Exercise directions: Look through the data below for the line with "np.einsum('ik,kl->il', x, c)", and transcribe it exactly together with each line after it up to and including the line with "f = np.zeros([11, 3])". Give nothing else.

== Segment start ==

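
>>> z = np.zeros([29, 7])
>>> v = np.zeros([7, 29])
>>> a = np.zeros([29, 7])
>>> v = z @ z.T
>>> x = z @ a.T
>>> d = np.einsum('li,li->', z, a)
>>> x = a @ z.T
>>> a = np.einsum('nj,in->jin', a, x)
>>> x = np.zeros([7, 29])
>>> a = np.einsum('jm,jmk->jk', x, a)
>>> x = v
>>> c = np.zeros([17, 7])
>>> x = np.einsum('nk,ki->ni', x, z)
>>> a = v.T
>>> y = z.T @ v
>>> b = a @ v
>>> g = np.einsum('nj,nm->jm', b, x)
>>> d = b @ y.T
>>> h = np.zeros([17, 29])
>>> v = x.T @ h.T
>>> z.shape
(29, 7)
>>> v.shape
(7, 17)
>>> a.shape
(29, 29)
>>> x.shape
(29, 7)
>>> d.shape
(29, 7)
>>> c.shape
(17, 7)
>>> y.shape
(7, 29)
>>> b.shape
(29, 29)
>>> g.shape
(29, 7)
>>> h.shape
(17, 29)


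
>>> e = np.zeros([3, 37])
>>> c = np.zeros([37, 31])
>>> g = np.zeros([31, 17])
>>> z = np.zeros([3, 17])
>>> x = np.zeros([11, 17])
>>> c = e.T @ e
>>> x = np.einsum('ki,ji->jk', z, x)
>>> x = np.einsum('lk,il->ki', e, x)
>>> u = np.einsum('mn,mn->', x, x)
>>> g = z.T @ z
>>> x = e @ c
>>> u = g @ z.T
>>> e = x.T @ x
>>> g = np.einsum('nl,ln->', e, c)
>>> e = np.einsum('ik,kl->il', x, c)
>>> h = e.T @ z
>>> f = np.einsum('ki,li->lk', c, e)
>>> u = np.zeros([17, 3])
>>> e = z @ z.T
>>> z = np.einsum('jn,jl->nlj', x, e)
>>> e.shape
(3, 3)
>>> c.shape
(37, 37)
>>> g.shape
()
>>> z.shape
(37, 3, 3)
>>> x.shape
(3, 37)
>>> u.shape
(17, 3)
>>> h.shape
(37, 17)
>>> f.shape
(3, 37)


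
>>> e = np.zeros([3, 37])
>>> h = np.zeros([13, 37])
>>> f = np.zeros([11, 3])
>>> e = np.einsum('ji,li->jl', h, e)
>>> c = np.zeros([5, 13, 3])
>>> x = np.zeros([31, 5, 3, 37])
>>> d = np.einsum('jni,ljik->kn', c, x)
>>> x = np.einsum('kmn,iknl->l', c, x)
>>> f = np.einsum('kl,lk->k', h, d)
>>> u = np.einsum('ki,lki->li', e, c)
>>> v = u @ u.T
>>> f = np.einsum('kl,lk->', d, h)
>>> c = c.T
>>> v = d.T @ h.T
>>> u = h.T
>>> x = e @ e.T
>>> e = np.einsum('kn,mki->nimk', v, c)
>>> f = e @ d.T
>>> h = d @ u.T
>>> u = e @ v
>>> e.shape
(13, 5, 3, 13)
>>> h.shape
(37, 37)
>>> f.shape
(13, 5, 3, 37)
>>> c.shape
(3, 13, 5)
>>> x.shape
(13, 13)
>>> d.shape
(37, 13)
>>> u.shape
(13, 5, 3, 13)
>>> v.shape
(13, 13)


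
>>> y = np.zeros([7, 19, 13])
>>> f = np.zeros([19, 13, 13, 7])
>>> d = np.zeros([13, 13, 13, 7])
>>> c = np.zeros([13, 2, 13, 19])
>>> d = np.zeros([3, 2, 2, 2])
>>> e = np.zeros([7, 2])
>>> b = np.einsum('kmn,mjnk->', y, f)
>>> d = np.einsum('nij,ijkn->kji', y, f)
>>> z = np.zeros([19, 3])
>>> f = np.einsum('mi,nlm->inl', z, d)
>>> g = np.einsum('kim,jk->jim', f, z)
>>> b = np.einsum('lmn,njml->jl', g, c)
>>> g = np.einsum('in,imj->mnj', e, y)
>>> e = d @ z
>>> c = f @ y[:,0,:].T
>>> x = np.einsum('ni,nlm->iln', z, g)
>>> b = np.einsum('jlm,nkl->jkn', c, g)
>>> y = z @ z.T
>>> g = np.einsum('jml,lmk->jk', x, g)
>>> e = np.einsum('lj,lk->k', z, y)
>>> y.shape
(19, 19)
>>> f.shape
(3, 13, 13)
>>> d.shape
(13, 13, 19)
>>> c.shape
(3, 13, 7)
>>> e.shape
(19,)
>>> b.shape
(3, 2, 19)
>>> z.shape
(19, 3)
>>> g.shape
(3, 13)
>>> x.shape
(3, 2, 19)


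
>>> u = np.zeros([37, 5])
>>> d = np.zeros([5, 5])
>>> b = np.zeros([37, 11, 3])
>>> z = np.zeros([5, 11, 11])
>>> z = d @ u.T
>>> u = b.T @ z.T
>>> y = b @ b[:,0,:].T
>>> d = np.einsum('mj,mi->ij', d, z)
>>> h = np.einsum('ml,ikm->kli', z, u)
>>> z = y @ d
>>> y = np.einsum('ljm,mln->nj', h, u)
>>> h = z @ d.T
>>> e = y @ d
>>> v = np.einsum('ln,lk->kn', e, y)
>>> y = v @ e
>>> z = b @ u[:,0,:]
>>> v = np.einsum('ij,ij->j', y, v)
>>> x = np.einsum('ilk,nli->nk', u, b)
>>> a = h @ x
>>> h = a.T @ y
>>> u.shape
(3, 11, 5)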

== Segment end ==
== Segment start ==

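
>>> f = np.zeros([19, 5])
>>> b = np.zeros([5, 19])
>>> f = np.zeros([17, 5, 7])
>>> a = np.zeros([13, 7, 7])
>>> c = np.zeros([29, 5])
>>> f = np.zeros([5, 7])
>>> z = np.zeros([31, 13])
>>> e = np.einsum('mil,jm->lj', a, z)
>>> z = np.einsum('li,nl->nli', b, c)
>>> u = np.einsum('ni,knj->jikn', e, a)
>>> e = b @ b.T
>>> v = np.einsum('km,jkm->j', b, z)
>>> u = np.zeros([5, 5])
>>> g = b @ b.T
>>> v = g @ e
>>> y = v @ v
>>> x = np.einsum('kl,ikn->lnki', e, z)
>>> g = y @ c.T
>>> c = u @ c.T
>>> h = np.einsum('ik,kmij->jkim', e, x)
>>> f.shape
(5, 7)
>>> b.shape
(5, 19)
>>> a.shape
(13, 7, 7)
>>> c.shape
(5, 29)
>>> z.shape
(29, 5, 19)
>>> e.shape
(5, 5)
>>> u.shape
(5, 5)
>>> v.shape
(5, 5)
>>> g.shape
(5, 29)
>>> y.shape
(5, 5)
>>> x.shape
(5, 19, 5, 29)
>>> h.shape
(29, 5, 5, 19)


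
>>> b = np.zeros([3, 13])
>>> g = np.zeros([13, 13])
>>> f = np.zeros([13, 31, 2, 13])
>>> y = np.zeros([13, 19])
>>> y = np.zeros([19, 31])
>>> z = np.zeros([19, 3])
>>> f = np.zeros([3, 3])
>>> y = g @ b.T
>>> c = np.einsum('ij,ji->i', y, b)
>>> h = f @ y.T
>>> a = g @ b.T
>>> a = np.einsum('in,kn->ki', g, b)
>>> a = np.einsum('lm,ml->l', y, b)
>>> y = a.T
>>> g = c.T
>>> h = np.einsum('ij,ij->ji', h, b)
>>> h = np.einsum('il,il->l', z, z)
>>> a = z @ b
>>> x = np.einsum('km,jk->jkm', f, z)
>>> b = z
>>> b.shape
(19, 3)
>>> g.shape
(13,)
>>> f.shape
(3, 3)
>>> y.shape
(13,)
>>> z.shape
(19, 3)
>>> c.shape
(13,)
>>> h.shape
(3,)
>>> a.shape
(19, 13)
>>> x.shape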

== Segment end ==
== Segment start ==

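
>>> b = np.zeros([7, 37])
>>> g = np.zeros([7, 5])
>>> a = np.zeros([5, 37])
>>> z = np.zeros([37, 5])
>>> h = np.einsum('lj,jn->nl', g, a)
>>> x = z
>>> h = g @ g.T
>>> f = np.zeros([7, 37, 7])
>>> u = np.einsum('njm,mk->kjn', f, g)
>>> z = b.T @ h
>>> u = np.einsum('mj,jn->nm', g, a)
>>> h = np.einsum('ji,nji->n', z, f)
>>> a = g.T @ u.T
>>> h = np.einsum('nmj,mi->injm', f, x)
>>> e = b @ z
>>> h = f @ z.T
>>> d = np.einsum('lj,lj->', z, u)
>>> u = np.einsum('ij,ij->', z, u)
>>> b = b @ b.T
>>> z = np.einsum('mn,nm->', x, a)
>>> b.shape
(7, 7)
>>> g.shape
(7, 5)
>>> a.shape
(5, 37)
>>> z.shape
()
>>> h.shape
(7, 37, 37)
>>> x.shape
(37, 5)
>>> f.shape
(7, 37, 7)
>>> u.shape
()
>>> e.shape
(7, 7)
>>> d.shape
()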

== Segment end ==

Your solution:
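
>>> e = np.einsum('ik,kl->il', x, c)
>>> h = e.T @ z
>>> f = np.einsum('ki,li->lk', c, e)
>>> u = np.zeros([17, 3])
>>> e = z @ z.T
>>> z = np.einsum('jn,jl->nlj', x, e)
>>> e.shape
(3, 3)
>>> c.shape
(37, 37)
>>> g.shape
()
>>> z.shape
(37, 3, 3)
>>> x.shape
(3, 37)
>>> u.shape
(17, 3)
>>> h.shape
(37, 17)
>>> f.shape
(3, 37)


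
>>> e = np.zeros([3, 37])
>>> h = np.zeros([13, 37])
>>> f = np.zeros([11, 3])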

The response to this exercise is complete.